# Task prompt
From the first line to the last, write out the data below exactly.

# Exercise input

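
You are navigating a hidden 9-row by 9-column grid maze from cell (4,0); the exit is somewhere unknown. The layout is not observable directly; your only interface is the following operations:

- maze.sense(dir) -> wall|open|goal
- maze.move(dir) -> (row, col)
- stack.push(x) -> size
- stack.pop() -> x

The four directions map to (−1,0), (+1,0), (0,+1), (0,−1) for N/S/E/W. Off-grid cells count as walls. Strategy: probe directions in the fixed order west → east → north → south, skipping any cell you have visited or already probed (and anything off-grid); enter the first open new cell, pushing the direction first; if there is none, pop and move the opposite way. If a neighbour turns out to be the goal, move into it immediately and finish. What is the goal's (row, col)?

→ sense(dir=east)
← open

→ push(x=east)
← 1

→ move(dir=east)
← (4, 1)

→ sense(dir=east)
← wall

→ sense(dir=north)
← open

→ push(x=north)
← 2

→ move(dir=north)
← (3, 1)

→ sense(dir=west)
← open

→ push(x=west)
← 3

→ move(dir=west)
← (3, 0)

→ sense(dir=north)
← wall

→ pop()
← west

→ move(dir=east)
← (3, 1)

→ sense(dir=east)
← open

→ push(x=east)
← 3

→ move(dir=east)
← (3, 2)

→ sense(dir=east)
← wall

→ sense(dir=north)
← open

→ push(x=north)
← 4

→ move(dir=north)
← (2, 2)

→ sense(dir=west)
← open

→ push(x=west)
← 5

→ move(dir=west)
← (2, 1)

→ sense(dir=north)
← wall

→ pop()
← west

→ move(dir=east)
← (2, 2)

→ sense(dir=east)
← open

→ push(x=east)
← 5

→ move(dir=east)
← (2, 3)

→ sense(dir=east)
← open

→ push(x=east)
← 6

→ move(dir=east)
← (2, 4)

→ sense(dir=east)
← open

→ push(x=east)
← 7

→ move(dir=east)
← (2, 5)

→ sense(dir=east)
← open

→ push(x=east)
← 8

→ move(dir=east)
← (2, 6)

→ sense(dir=east)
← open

→ push(x=east)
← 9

→ move(dir=east)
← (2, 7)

→ sense(dir=east)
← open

→ push(x=east)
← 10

→ move(dir=east)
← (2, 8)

→ sense(dir=north)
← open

→ push(x=north)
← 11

→ move(dir=north)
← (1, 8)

→ sense(dir=west)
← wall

→ sense(dir=north)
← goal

→ move(dir=north)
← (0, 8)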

# Output for this exercise
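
You are navigating a hidden 9-row by 9-column grid maze from cell (4,0); the exit is somewhere unknown. The layout is not observable directly; your only interface is the following operations:

- maze.sense(dir) -> wall|open|goal
- maze.move(dir) -> (row, col)
- stack.push(x) -> size
- stack.pop() -> x

The four directions map to (−1,0), (+1,0), (0,+1), (0,−1) for N/S/E/W. Off-grid cells count as walls. Strategy: probe directions in the fixed order west → east → north → south, skipping any cell you have visited or already probed (and anything off-grid); enter the first open new cell, pushing the direction first; if there is none, pop and move the opposite way. If a neighbour turns out to be the goal, move into it immediately and finish. What is the goal's (row, col)?

→ sense(dir=east)
← open

→ push(x=east)
← 1

→ move(dir=east)
← (4, 1)

→ sense(dir=east)
← wall

→ sense(dir=north)
← open

→ push(x=north)
← 2

→ move(dir=north)
← (3, 1)

→ sense(dir=west)
← open

→ push(x=west)
← 3

→ move(dir=west)
← (3, 0)

→ sense(dir=north)
← wall

→ pop()
← west

→ move(dir=east)
← (3, 1)

→ sense(dir=east)
← open

→ push(x=east)
← 3

→ move(dir=east)
← (3, 2)

→ sense(dir=east)
← wall

→ sense(dir=north)
← open

→ push(x=north)
← 4

→ move(dir=north)
← (2, 2)

→ sense(dir=west)
← open

→ push(x=west)
← 5

→ move(dir=west)
← (2, 1)

→ sense(dir=north)
← wall

→ pop()
← west

→ move(dir=east)
← (2, 2)

→ sense(dir=east)
← open

→ push(x=east)
← 5

→ move(dir=east)
← (2, 3)

→ sense(dir=east)
← open

→ push(x=east)
← 6

→ move(dir=east)
← (2, 4)

→ sense(dir=east)
← open

→ push(x=east)
← 7

→ move(dir=east)
← (2, 5)

→ sense(dir=east)
← open

→ push(x=east)
← 8

→ move(dir=east)
← (2, 6)

→ sense(dir=east)
← open

→ push(x=east)
← 9

→ move(dir=east)
← (2, 7)

→ sense(dir=east)
← open

→ push(x=east)
← 10

→ move(dir=east)
← (2, 8)

→ sense(dir=north)
← open

→ push(x=north)
← 11

→ move(dir=north)
← (1, 8)

→ sense(dir=west)
← wall

→ sense(dir=north)
← goal

→ move(dir=north)
← (0, 8)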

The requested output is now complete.